- **Your instructions**: The records are to be copied in their entirety, exactly as given.

- **Records for the exercise**:
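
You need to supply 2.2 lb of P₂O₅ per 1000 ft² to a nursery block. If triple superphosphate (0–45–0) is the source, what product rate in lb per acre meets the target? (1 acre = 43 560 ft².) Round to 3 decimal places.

Product per 1000 ft² = 2.2 / 45% = 4.88889 lb.
Convert to per acre: 4.88889 × 43.56 = 212.96 lb.

212.960 lb of product per acre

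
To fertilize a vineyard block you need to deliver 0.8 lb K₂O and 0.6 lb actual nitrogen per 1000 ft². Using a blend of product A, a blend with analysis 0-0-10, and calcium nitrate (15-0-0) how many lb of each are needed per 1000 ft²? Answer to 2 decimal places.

With a, b = lb per 1000 ft² of product A and calcium nitrate:
K₂O: 0.1·a + 0·b = 0.8
N: 0·a + 0.15·b = 0.6
Solving simultaneously: a = 8, b = 4.

8.00 lb product A, 4.00 lb calcium nitrate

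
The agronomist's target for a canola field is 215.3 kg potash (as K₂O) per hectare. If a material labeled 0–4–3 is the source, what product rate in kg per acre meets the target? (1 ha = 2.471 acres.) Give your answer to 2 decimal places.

Product per hectare = 215.3 / 3% = 7176.67 kg.
Convert to per acre: 7176.67 × 0.404694 = 2904.357 kg.

2904.36 kg of product per acre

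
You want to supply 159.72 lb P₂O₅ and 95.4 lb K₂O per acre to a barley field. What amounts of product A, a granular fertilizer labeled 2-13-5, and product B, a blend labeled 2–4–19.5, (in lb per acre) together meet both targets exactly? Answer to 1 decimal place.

Per-acre balance (a = product A, b = product B):
P₂O₅: 0.13·a + 0.04·b = 159.72
K₂O: 0.05·a + 0.195·b = 95.4
Solving simultaneously: a = 1170.42, b = 189.122.

1170.4 lb product A, 189.1 lb product B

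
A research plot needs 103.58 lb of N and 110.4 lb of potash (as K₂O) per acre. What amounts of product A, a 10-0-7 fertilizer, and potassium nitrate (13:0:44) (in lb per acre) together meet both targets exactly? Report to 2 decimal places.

Per-acre balance (a = product A, b = potassium nitrate):
N: 0.1·a + 0.13·b = 103.58
K₂O: 0.07·a + 0.44·b = 110.4
Eliminate b: (row1) − 0.13/0.44·(row2) → 0.0793182·a = 70.9618, so a = 894.648.
Then b = (110.4 − 0.07·894.648) / 0.44 = 108.579.

894.65 lb product A, 108.58 lb potassium nitrate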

- **Task answer**:
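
You need to supply 2.2 lb of P₂O₅ per 1000 ft² to a nursery block. If triple superphosphate (0–45–0) is the source, what product rate in lb per acre meets the target? (1 acre = 43 560 ft².) Round to 3 decimal places.

Product per 1000 ft² = 2.2 / 45% = 4.88889 lb.
Convert to per acre: 4.88889 × 43.56 = 212.96 lb.

212.960 lb of product per acre

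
To fertilize a vineyard block you need to deliver 0.8 lb K₂O and 0.6 lb actual nitrogen per 1000 ft². Using a blend of product A, a blend with analysis 0-0-10, and calcium nitrate (15-0-0) how many lb of each are needed per 1000 ft²? Answer to 2 decimal places.

With a, b = lb per 1000 ft² of product A and calcium nitrate:
K₂O: 0.1·a + 0·b = 0.8
N: 0·a + 0.15·b = 0.6
Solving simultaneously: a = 8, b = 4.

8.00 lb product A, 4.00 lb calcium nitrate

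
The agronomist's target for a canola field is 215.3 kg potash (as K₂O) per hectare. If a material labeled 0–4–3 is the source, what product rate in kg per acre meets the target? (1 ha = 2.471 acres.) Give your answer to 2 decimal places.

Product per hectare = 215.3 / 3% = 7176.67 kg.
Convert to per acre: 7176.67 × 0.404694 = 2904.357 kg.

2904.36 kg of product per acre

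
You want to supply 159.72 lb P₂O₅ and 95.4 lb K₂O per acre to a barley field. What amounts of product A, a granular fertilizer labeled 2-13-5, and product B, a blend labeled 2–4–19.5, (in lb per acre) together meet both targets exactly? Answer to 1 decimal place.

Per-acre balance (a = product A, b = product B):
P₂O₅: 0.13·a + 0.04·b = 159.72
K₂O: 0.05·a + 0.195·b = 95.4
Solving simultaneously: a = 1170.42, b = 189.122.

1170.4 lb product A, 189.1 lb product B

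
A research plot needs 103.58 lb of N and 110.4 lb of potash (as K₂O) per acre. What amounts of product A, a 10-0-7 fertilizer, and potassium nitrate (13:0:44) (in lb per acre) together meet both targets exactly? Report to 2 decimal places.

Per-acre balance (a = product A, b = potassium nitrate):
N: 0.1·a + 0.13·b = 103.58
K₂O: 0.07·a + 0.44·b = 110.4
Eliminate b: (row1) − 0.13/0.44·(row2) → 0.0793182·a = 70.9618, so a = 894.648.
Then b = (110.4 − 0.07·894.648) / 0.44 = 108.579.

894.65 lb product A, 108.58 lb potassium nitrate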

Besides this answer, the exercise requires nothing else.